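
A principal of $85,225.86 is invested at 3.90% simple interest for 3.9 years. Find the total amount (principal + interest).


Total amount formula: A = P(1 + rt) = P + P·r·t
Interest: I = P × r × t = $85,225.86 × 0.039 × 3.9 = $12,962.85
A = P + I = $85,225.86 + $12,962.85 = $98,188.71

A = P + I = P(1 + rt) = $98,188.71


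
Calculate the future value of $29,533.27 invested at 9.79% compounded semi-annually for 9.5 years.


Compound interest formula: A = P(1 + r/n)^(nt)
A = $29,533.27 × (1 + 0.0979/2)^(2 × 9.5)
Growth factor: (1 + 0.0979/2)^19 = 2.479368
A = $29,533.27 × 2.479368
A = $73,223.84

A = P(1 + r/n)^(nt) = $73,223.84


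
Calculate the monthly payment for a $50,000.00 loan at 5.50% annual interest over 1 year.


Loan payment formula: PMT = PV × r / (1 − (1 + r)^(−n))
Monthly rate r = 0.055/12 ≈ 0.00458333, n = 12 months
Denominator: 1 − (1 + 0.055/12)^(−12) = 0.0533959
PMT = $50,000.00 × (0.055/12) / 0.0533959
PMT = $4,291.84 per month

PMT = PV × r / (1-(1+r)^(-n)) = $4,291.84/month


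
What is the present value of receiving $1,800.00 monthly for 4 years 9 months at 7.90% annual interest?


Present value of an ordinary annuity: PV = PMT × (1 − (1 + r)^(−n)) / r
Monthly rate r = 0.079/12 ≈ 0.00658333, n = 57
PV = $1,800.00 × (1 − (1 + 0.079/12)^(−57)) / (0.079/12)
PV = $1,800.00 × 47.398023
PV = $85,316.44

PV = PMT × (1-(1+r)^(-n))/r = $85,316.44


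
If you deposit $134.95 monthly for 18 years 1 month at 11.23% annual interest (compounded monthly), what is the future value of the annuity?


Future value of an ordinary annuity: FV = PMT × ((1 + r)^n − 1) / r
Monthly rate r = 0.1123/12 ≈ 0.00935833, n = 217
FV = $134.95 × ((1 + 0.1123/12)^217 − 1) / (0.1123/12)
FV = $134.95 × 699.723307
FV = $94,427.66

FV = PMT × ((1+r)^n - 1)/r = $94,427.66


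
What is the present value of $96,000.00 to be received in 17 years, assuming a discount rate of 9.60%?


Present value formula: PV = FV / (1 + r)^t
PV = $96,000.00 / (1 + 0.096)^17
PV = $96,000.00 / 4.750939
PV = $20,206.53

PV = FV / (1 + r)^t = $20,206.53


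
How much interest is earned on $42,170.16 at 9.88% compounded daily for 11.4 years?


Compound interest earned = final amount − principal.
A = P(1 + r/n)^(nt) = $42,170.16 × (1 + 0.0988/365)^(365 × 11.4) = $130,044.99
Interest = A − P = $130,044.99 − $42,170.16 = $87,874.83

Interest = A - P = $87,874.83


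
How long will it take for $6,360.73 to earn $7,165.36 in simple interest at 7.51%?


Rearrange the simple interest formula for t:
I = P × r × t  ⇒  t = I / (P × r)
t = $7,165.36 / ($6,360.73 × 0.0751)
t = 15

t = I/(P×r) = 15 years


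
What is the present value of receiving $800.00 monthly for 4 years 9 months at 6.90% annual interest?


Present value of an ordinary annuity: PV = PMT × (1 − (1 + r)^(−n)) / r
Monthly rate r = 0.069/12 = 0.00575, n = 57
PV = $800.00 × (1 − (1 + 0.069/12)^(−57)) / (0.069/12)
PV = $800.00 × 48.483511
PV = $38,786.81

PV = PMT × (1-(1+r)^(-n))/r = $38,786.81


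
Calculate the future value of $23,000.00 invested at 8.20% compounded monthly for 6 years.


Compound interest formula: A = P(1 + r/n)^(nt)
A = $23,000.00 × (1 + 0.082/12)^(12 × 6)
Growth factor: (1 + 0.082/12)^72 = 1.6328495
A = $23,000.00 × 1.6328495
A = $37,555.54

A = P(1 + r/n)^(nt) = $37,555.54


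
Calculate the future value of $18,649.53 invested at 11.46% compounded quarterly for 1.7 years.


Compound interest formula: A = P(1 + r/n)^(nt)
A = $18,649.53 × (1 + 0.1146/4)^(4 × 1.7)
Growth factor: (1 + 0.1146/4)^6.8 = 1.211769
A = $18,649.53 × 1.211769
A = $22,598.92

A = P(1 + r/n)^(nt) = $22,598.92


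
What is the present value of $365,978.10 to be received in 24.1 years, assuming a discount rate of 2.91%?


Present value formula: PV = FV / (1 + r)^t
PV = $365,978.10 / (1 + 0.0291)^24.1
PV = $365,978.10 / 1.9963084
PV = $183,327.44

PV = FV / (1 + r)^t = $183,327.44


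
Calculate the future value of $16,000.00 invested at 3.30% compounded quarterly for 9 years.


Compound interest formula: A = P(1 + r/n)^(nt)
A = $16,000.00 × (1 + 0.033/4)^(4 × 9)
Growth factor: (1 + 0.033/4)^36 = 1.3441765
A = $16,000.00 × 1.3441765
A = $21,506.82

A = P(1 + r/n)^(nt) = $21,506.82


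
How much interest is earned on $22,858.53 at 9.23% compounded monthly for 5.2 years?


Compound interest earned = final amount − principal.
A = P(1 + r/n)^(nt) = $22,858.53 × (1 + 0.0923/12)^(12 × 5.2) = $36,871.83
Interest = A − P = $36,871.83 − $22,858.53 = $14,013.30

Interest = A - P = $14,013.30


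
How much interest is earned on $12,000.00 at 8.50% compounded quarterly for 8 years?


Compound interest earned = final amount − principal.
A = P(1 + r/n)^(nt) = $12,000.00 × (1 + 0.085/4)^(4 × 8) = $23,518.38
Interest = A − P = $23,518.38 − $12,000.00 = $11,518.38

Interest = A - P = $11,518.38


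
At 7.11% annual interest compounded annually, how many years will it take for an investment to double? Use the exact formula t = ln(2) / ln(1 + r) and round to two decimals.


Doubling condition: (1 + r)^t = 2
Take ln of both sides: t × ln(1 + r) = ln(2)
t = ln(2) / ln(1 + r)
t = 0.693147 / 0.068686
t = 10.09

t = ln(2) / ln(1 + r) = 10.09 years


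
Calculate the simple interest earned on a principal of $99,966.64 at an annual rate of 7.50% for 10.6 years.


Simple interest formula: I = P × r × t
I = $99,966.64 × 0.075 × 10.6
I = $79,473.48

I = P × r × t = $79,473.48


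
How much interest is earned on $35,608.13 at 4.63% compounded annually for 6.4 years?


Compound interest earned = final amount − principal.
A = P(1 + r/n)^(nt) = $35,608.13 × (1 + 0.0463/1)^(1 × 6.4) = $47,571.74
Interest = A − P = $47,571.74 − $35,608.13 = $11,963.61

Interest = A - P = $11,963.61


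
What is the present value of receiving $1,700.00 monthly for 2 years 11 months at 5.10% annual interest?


Present value of an ordinary annuity: PV = PMT × (1 − (1 + r)^(−n)) / r
Monthly rate r = 0.051/12 = 0.00425, n = 35
PV = $1,700.00 × (1 − (1 + 0.051/12)^(−35)) / (0.051/12)
PV = $1,700.00 × 32.457362
PV = $55,177.52

PV = PMT × (1-(1+r)^(-n))/r = $55,177.52


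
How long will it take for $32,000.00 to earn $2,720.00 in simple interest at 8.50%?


Rearrange the simple interest formula for t:
I = P × r × t  ⇒  t = I / (P × r)
t = $2,720.00 / ($32,000.00 × 0.085)
t = 1

t = I/(P×r) = 1 year


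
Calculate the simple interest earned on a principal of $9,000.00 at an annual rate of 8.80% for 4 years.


Simple interest formula: I = P × r × t
I = $9,000.00 × 0.088 × 4
I = $3,168.00

I = P × r × t = $3,168.00


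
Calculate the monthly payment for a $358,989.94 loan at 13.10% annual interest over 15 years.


Loan payment formula: PMT = PV × r / (1 − (1 + r)^(−n))
Monthly rate r = 0.131/12 ≈ 0.01091667, n = 180 months
Denominator: 1 − (1 + 0.131/12)^(−180) = 0.858344
PMT = $358,989.94 × (0.131/12) / 0.858344
PMT = $4,565.74 per month

PMT = PV × r / (1-(1+r)^(-n)) = $4,565.74/month


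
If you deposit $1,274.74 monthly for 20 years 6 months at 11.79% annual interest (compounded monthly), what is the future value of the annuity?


Future value of an ordinary annuity: FV = PMT × ((1 + r)^n − 1) / r
Monthly rate r = 0.1179/12 = 0.009825, n = 246
FV = $1,274.74 × ((1 + 0.1179/12)^246 − 1) / (0.1179/12)
FV = $1,274.74 × 1025.968017
FV = $1,307,842.47

FV = PMT × ((1+r)^n - 1)/r = $1,307,842.47


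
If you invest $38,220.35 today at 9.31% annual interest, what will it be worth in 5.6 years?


Future value formula: FV = PV × (1 + r)^t
FV = $38,220.35 × (1 + 0.0931)^5.6
FV = $38,220.35 × 1.6462486
FV = $62,920.20

FV = PV × (1 + r)^t = $62,920.20


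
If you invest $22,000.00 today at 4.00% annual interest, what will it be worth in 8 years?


Future value formula: FV = PV × (1 + r)^t
FV = $22,000.00 × (1 + 0.04)^8
FV = $22,000.00 × 1.368569
FV = $30,108.52

FV = PV × (1 + r)^t = $30,108.52


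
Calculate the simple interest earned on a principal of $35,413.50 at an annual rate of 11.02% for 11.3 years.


Simple interest formula: I = P × r × t
I = $35,413.50 × 0.1102 × 11.3
I = $44,099.02

I = P × r × t = $44,099.02


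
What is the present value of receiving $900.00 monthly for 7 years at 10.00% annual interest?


Present value of an ordinary annuity: PV = PMT × (1 − (1 + r)^(−n)) / r
Monthly rate r = 0.1/12 ≈ 0.00833333, n = 84
PV = $900.00 × (1 − (1 + 0.1/12)^(−84)) / (0.1/12)
PV = $900.00 × 60.236667
PV = $54,213.00

PV = PMT × (1-(1+r)^(-n))/r = $54,213.00


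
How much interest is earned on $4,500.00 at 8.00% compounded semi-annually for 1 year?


Compound interest earned = final amount − principal.
A = P(1 + r/n)^(nt) = $4,500.00 × (1 + 0.08/2)^(2 × 1) = $4,867.20
Interest = A − P = $4,867.20 − $4,500.00 = $367.20

Interest = A - P = $367.20


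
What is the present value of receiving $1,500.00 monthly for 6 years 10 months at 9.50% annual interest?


Present value of an ordinary annuity: PV = PMT × (1 − (1 + r)^(−n)) / r
Monthly rate r = 0.095/12 ≈ 0.00791667, n = 82
PV = $1,500.00 × (1 − (1 + 0.095/12)^(−82)) / (0.095/12)
PV = $1,500.00 × 60.149275
PV = $90,223.91

PV = PMT × (1-(1+r)^(-n))/r = $90,223.91


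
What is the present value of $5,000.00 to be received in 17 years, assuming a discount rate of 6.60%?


Present value formula: PV = FV / (1 + r)^t
PV = $5,000.00 / (1 + 0.066)^17
PV = $5,000.00 / 2.963961
PV = $1,686.93

PV = FV / (1 + r)^t = $1,686.93


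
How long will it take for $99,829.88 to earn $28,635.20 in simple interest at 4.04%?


Rearrange the simple interest formula for t:
I = P × r × t  ⇒  t = I / (P × r)
t = $28,635.20 / ($99,829.88 × 0.0404)
t = 7.1

t = I/(P×r) = 7.1 years


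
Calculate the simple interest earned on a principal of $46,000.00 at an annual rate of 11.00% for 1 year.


Simple interest formula: I = P × r × t
I = $46,000.00 × 0.11 × 1
I = $5,060.00

I = P × r × t = $5,060.00


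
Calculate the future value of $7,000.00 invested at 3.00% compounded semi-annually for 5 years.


Compound interest formula: A = P(1 + r/n)^(nt)
A = $7,000.00 × (1 + 0.03/2)^(2 × 5)
Growth factor: (1 + 0.03/2)^10 = 1.160541
A = $7,000.00 × 1.160541
A = $8,123.79

A = P(1 + r/n)^(nt) = $8,123.79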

**WORK TASK**
Your output should be the lines from the one with "How much interest is earned on $4,500.00" through the last line of the entries above, copied exactly and nothing more.

**FINISHED TASK**
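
How much interest is earned on $4,500.00 at 8.00% compounded semi-annually for 1 year?


Compound interest earned = final amount − principal.
A = P(1 + r/n)^(nt) = $4,500.00 × (1 + 0.08/2)^(2 × 1) = $4,867.20
Interest = A − P = $4,867.20 − $4,500.00 = $367.20

Interest = A - P = $367.20


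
What is the present value of receiving $1,500.00 monthly for 6 years 10 months at 9.50% annual interest?


Present value of an ordinary annuity: PV = PMT × (1 − (1 + r)^(−n)) / r
Monthly rate r = 0.095/12 ≈ 0.00791667, n = 82
PV = $1,500.00 × (1 − (1 + 0.095/12)^(−82)) / (0.095/12)
PV = $1,500.00 × 60.149275
PV = $90,223.91

PV = PMT × (1-(1+r)^(-n))/r = $90,223.91


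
What is the present value of $5,000.00 to be received in 17 years, assuming a discount rate of 6.60%?


Present value formula: PV = FV / (1 + r)^t
PV = $5,000.00 / (1 + 0.066)^17
PV = $5,000.00 / 2.963961
PV = $1,686.93

PV = FV / (1 + r)^t = $1,686.93


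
How long will it take for $99,829.88 to earn $28,635.20 in simple interest at 4.04%?


Rearrange the simple interest formula for t:
I = P × r × t  ⇒  t = I / (P × r)
t = $28,635.20 / ($99,829.88 × 0.0404)
t = 7.1

t = I/(P×r) = 7.1 years


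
Calculate the simple interest earned on a principal of $46,000.00 at an annual rate of 11.00% for 1 year.


Simple interest formula: I = P × r × t
I = $46,000.00 × 0.11 × 1
I = $5,060.00

I = P × r × t = $5,060.00


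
Calculate the future value of $7,000.00 invested at 3.00% compounded semi-annually for 5 years.


Compound interest formula: A = P(1 + r/n)^(nt)
A = $7,000.00 × (1 + 0.03/2)^(2 × 5)
Growth factor: (1 + 0.03/2)^10 = 1.160541
A = $7,000.00 × 1.160541
A = $8,123.79

A = P(1 + r/n)^(nt) = $8,123.79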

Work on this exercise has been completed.